# WORK INSTRUCTIONS
Check every line below for the word "Answer" and copy the ones that have it.

(Stored data entries)
=== Section Start ===

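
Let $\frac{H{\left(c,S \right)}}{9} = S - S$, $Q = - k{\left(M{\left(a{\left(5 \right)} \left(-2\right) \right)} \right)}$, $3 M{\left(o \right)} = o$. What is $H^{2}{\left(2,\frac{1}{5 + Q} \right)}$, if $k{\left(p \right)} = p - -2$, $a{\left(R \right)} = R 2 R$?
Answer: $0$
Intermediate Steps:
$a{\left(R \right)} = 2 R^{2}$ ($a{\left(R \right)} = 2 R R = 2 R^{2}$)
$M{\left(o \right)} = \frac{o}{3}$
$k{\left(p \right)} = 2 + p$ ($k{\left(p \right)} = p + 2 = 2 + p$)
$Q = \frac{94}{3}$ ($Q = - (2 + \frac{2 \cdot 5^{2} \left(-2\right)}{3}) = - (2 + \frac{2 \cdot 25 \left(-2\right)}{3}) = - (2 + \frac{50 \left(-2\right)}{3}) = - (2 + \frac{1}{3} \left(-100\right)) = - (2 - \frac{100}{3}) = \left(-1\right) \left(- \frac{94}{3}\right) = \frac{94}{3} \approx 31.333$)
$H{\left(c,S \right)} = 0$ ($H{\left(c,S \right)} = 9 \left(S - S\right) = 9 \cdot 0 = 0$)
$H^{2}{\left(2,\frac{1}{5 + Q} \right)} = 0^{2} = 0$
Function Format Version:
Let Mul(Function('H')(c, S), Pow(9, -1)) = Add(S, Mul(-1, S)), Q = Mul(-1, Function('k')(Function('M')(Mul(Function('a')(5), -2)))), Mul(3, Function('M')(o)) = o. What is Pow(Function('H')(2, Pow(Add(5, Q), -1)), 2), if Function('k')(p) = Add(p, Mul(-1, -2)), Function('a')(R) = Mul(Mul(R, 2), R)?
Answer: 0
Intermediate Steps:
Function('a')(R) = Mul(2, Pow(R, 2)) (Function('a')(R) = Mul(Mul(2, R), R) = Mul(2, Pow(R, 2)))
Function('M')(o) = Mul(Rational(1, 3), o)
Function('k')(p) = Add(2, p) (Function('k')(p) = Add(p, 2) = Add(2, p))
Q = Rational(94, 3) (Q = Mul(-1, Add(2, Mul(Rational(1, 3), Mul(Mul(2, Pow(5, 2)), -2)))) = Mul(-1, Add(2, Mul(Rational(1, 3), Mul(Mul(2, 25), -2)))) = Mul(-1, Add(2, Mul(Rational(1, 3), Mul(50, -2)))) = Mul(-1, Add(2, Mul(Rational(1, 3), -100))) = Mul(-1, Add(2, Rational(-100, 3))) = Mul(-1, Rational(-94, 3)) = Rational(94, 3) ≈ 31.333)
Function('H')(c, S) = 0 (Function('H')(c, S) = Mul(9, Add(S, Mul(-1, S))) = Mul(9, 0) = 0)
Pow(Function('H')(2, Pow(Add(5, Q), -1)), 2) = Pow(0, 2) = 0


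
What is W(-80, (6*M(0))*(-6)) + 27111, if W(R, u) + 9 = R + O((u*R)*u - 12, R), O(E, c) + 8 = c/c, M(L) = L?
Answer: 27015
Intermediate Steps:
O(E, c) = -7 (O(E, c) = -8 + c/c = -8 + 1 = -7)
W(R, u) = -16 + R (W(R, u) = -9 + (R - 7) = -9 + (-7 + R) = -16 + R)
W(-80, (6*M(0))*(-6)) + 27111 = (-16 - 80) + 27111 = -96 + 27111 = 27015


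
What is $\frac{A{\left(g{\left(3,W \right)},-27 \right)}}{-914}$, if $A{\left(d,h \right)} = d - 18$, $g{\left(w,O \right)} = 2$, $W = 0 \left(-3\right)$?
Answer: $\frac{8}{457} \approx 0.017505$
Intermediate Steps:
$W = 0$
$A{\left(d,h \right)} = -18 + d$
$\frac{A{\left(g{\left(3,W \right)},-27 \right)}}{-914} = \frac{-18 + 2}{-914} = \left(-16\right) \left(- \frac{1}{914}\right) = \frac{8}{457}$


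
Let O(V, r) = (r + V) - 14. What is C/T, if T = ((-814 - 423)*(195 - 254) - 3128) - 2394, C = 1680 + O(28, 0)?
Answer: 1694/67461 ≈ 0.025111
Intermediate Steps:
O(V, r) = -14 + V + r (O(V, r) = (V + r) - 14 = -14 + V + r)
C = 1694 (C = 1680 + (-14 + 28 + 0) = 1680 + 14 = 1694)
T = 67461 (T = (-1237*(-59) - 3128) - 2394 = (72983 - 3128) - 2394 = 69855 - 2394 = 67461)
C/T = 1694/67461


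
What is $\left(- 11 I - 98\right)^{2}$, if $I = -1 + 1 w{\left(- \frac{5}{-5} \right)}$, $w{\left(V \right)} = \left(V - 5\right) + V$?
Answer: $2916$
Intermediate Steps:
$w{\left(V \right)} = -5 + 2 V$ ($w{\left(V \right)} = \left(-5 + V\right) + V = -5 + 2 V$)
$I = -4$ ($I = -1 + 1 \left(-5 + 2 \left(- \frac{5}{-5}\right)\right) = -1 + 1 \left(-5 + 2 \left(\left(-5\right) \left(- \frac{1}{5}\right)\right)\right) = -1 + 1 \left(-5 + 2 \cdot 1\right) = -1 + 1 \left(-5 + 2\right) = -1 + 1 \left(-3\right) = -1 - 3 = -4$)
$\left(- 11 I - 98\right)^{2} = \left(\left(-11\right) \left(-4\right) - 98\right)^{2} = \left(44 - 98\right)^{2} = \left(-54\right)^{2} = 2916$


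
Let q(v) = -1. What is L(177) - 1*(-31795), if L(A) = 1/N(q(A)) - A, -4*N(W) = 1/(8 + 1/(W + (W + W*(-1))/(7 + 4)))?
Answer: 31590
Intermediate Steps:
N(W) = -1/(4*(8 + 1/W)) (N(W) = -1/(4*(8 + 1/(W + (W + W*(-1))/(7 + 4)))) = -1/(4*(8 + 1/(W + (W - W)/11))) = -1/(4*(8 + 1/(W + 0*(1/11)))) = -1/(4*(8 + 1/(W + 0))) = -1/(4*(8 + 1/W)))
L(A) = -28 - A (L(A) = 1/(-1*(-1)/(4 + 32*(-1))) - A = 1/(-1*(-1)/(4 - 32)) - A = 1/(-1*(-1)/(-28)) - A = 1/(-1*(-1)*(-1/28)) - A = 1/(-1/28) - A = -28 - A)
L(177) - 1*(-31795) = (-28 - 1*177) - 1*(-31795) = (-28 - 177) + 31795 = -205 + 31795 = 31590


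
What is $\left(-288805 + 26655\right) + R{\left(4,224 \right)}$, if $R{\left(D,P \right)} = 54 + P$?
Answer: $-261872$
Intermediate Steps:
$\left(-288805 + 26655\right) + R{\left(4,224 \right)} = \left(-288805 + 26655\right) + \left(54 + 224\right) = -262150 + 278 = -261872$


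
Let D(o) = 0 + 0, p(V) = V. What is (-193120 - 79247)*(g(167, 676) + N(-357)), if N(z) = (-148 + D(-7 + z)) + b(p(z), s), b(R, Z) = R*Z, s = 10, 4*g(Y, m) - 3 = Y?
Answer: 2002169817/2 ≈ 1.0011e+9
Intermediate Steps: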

=== Section End ===

# TASK RESULT
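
Answer: $0$
Answer: 0
Answer: 27015
Answer: $\frac{8}{457} \approx 0.017505$
Answer: 1694/67461 ≈ 0.025111
Answer: $2916$
Answer: 31590
Answer: $-261872$
Answer: 2002169817/2 ≈ 1.0011e+9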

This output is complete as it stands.